• [Required action]: Single out the lines of the material that contain "forming" and copy them.

• [Material supplied]:
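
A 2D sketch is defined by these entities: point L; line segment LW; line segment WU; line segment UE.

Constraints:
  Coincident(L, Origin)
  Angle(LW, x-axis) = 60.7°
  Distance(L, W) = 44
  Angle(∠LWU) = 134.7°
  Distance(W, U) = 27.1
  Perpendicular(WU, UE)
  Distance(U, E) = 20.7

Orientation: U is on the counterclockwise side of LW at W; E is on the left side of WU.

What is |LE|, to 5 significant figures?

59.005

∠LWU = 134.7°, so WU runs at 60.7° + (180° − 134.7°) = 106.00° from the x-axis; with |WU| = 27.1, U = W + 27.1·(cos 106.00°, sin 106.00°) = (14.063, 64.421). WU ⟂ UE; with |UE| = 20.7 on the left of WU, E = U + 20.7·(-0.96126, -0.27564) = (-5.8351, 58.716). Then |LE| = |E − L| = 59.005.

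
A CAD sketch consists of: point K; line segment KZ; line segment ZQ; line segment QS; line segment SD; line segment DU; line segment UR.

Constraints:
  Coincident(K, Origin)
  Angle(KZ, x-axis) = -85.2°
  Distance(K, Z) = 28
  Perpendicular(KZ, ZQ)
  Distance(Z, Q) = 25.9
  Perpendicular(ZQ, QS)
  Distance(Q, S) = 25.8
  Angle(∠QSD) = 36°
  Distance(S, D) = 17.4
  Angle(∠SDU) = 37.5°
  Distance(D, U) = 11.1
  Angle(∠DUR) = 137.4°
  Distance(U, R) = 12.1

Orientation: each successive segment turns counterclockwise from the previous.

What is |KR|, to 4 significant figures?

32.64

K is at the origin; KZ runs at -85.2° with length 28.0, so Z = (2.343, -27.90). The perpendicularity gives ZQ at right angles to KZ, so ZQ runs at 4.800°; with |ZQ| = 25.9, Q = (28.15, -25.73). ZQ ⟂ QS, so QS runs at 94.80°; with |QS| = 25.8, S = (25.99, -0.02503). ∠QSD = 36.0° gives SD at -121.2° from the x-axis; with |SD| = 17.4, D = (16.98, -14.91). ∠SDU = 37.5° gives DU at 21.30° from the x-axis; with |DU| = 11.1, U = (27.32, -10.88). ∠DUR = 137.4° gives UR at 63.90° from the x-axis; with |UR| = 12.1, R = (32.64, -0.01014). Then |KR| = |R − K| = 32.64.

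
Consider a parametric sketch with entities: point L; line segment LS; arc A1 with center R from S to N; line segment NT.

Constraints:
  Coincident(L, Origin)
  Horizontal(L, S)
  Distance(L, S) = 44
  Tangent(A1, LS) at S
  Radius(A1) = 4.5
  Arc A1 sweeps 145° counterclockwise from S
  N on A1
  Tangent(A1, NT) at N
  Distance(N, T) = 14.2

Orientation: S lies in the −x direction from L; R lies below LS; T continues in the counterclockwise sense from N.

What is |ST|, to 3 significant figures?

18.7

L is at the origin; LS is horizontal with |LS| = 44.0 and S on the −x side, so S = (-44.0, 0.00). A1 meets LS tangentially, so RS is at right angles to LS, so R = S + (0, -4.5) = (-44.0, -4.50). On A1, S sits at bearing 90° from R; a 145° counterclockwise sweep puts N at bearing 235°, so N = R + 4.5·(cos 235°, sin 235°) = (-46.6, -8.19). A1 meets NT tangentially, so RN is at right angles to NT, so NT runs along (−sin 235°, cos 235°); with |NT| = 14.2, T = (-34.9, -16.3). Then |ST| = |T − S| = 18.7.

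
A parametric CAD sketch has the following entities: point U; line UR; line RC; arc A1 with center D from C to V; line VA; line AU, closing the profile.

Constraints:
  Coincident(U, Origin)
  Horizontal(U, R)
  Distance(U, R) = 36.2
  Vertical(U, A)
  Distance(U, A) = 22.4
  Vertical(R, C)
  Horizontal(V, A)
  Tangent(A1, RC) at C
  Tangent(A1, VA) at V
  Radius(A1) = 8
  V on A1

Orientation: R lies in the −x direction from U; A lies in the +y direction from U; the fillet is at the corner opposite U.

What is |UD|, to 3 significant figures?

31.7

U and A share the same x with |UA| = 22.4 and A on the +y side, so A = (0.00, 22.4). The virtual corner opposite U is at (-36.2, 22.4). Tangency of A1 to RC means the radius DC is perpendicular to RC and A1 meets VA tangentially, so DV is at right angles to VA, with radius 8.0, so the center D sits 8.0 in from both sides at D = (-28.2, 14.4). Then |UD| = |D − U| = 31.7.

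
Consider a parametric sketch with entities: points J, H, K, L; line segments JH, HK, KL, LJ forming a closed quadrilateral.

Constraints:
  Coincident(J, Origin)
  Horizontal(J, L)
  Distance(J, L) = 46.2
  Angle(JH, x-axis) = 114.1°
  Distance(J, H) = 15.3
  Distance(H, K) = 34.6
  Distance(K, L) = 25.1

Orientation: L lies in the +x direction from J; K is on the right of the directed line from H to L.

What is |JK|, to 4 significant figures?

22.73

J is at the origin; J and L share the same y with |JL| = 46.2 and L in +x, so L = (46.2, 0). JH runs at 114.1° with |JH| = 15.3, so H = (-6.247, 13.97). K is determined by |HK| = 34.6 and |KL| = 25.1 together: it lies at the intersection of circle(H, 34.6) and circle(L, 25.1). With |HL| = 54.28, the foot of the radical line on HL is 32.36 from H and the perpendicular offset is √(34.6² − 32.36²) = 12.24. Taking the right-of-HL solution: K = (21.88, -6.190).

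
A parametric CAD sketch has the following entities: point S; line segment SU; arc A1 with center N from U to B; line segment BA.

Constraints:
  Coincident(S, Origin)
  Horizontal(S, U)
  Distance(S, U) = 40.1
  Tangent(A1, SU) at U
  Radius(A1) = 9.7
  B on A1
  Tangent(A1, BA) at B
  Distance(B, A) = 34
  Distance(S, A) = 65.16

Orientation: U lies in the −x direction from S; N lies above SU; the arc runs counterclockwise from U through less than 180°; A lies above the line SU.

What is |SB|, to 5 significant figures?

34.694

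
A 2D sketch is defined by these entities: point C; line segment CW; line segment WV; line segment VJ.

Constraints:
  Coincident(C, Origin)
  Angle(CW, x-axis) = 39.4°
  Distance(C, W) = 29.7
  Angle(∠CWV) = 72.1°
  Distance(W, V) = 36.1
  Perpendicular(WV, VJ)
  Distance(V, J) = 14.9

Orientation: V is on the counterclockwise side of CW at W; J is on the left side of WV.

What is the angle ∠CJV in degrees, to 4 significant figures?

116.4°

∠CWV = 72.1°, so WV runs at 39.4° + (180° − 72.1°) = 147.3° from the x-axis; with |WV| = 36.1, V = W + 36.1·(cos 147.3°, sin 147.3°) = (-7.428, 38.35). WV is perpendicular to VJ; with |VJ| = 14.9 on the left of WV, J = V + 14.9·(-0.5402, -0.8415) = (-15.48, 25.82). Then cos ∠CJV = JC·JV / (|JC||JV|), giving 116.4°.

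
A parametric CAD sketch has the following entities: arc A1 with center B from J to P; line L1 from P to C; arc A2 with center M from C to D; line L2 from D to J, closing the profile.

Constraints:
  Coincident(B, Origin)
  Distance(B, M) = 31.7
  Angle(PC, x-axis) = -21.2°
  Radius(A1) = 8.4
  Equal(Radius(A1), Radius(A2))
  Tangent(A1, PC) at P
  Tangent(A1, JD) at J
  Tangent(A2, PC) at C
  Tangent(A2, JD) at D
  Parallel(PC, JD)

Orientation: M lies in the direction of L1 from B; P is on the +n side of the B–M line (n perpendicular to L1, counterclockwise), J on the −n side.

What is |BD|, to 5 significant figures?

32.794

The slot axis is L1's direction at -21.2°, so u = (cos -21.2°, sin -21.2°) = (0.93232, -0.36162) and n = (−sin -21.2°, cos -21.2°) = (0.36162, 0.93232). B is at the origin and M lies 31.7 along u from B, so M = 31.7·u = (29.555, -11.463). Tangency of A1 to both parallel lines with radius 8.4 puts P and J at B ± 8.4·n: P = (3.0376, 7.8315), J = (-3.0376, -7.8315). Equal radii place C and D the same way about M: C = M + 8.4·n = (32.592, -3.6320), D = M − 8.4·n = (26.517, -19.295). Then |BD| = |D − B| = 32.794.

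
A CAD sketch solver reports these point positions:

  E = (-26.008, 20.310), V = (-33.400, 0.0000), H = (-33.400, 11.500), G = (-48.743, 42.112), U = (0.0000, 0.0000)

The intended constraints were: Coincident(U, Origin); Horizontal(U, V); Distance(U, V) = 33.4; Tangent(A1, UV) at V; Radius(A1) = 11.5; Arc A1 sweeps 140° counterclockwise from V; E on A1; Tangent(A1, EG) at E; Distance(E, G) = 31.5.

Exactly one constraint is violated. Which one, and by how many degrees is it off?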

...

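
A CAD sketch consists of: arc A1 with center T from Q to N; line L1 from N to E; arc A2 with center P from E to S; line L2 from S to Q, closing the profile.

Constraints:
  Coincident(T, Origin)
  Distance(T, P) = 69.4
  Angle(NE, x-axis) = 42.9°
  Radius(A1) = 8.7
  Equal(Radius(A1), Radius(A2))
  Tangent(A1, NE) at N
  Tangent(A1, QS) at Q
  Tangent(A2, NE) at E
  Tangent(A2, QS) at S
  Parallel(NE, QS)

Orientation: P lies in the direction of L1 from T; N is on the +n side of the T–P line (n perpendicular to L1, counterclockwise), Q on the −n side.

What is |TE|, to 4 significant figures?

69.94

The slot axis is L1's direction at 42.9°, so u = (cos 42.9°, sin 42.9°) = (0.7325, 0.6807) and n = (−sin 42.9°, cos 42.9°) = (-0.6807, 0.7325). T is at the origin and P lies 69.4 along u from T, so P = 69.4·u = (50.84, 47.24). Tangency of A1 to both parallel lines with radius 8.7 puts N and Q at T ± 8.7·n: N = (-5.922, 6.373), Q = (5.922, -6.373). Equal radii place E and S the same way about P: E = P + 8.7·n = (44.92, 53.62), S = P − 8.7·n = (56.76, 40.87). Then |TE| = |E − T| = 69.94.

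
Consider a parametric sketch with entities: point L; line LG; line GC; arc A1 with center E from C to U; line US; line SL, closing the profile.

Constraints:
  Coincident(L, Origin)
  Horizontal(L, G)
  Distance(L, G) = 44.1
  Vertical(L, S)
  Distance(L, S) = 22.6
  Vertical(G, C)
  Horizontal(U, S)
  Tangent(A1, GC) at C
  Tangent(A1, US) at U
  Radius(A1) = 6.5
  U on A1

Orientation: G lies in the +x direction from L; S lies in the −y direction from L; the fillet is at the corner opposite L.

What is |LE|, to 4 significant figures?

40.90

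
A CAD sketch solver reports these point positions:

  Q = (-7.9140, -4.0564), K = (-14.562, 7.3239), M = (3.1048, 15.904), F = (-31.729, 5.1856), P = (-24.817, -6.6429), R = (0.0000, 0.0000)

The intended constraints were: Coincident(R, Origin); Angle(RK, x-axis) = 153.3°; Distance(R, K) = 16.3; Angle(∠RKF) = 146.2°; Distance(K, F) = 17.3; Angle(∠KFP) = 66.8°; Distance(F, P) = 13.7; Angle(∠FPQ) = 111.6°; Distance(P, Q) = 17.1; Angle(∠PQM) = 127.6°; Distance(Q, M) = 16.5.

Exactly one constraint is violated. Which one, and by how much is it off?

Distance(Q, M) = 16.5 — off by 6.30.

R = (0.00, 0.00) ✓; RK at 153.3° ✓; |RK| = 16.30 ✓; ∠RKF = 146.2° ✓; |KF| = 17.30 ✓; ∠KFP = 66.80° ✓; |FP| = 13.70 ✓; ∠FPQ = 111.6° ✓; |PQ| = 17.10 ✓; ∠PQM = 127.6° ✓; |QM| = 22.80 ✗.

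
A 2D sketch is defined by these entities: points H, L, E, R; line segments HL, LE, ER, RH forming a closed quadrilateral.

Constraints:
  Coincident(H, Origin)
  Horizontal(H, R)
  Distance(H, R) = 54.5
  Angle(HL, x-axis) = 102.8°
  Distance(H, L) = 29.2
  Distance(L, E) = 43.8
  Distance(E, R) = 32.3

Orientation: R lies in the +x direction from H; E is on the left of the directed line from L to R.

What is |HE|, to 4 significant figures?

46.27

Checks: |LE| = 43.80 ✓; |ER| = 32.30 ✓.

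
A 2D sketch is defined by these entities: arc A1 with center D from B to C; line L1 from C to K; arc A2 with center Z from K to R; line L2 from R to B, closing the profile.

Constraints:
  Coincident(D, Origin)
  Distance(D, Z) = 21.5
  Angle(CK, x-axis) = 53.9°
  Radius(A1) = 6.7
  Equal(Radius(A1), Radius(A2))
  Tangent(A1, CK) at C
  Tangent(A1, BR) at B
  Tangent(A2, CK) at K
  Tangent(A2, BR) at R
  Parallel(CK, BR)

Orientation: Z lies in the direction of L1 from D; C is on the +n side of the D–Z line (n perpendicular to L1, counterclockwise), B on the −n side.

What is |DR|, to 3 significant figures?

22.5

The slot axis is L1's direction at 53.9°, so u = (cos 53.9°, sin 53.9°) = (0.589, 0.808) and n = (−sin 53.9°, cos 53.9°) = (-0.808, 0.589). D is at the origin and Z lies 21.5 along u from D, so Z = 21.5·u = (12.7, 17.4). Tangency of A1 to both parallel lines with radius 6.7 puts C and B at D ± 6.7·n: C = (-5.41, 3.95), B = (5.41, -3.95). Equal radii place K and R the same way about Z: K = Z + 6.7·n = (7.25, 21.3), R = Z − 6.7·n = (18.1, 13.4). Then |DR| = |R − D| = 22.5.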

* * *

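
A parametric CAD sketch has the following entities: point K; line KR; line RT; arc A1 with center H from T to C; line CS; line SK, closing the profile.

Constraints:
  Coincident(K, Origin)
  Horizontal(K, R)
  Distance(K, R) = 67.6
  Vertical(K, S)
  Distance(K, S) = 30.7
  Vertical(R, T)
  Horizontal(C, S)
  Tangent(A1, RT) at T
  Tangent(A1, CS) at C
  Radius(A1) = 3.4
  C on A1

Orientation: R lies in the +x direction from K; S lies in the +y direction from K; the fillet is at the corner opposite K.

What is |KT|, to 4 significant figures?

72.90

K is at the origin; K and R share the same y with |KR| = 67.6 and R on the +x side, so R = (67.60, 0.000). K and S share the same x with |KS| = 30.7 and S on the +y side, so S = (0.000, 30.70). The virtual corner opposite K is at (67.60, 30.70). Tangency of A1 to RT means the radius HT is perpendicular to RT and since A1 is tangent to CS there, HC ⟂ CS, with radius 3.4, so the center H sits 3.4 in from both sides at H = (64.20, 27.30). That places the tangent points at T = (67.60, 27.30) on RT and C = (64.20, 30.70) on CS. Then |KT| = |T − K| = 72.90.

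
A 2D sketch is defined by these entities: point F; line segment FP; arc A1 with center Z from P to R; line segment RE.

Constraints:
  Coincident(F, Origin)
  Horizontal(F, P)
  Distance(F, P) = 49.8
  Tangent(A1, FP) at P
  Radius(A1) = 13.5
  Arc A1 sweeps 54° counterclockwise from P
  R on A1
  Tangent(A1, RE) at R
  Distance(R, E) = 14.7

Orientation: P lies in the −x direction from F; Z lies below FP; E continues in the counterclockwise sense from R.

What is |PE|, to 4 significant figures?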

• [Your solution]:
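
Consider a parametric sketch with entities: points J, H, K, L; line segments JH, HK, KL, LJ forming a closed quadrilateral.
A 2D sketch is defined by these entities: points H, L, E, R; line segments HL, LE, ER, RH forming a closed quadrilateral.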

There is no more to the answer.